● DATA IN THIS EXERCISE
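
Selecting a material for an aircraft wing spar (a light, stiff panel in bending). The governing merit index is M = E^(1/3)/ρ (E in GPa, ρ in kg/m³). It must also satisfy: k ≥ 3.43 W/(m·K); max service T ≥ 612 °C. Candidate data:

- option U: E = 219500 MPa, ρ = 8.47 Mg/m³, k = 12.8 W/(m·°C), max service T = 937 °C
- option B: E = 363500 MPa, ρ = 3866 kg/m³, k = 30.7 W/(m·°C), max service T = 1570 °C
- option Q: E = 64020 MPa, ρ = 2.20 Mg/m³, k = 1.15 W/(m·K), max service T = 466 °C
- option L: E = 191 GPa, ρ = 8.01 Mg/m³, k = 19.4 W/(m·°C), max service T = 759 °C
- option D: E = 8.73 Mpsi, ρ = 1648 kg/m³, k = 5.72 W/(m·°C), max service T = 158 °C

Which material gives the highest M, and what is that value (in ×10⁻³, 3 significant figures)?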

● EXERCISE INSTRUCTIONS
Please report every line among the entries that includes "material".

● OUTPUT
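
Selecting a material for an aircraft wing spar (a light, stiff panel in bending). The governing merit index is M = E^(1/3)/ρ (E in GPa, ρ in kg/m³). It must also satisfy: k ≥ 3.43 W/(m·K); max service T ≥ 612 °C. Candidate data:
Which material gives the highest M, and what is that value (in ×10⁻³, 3 significant figures)?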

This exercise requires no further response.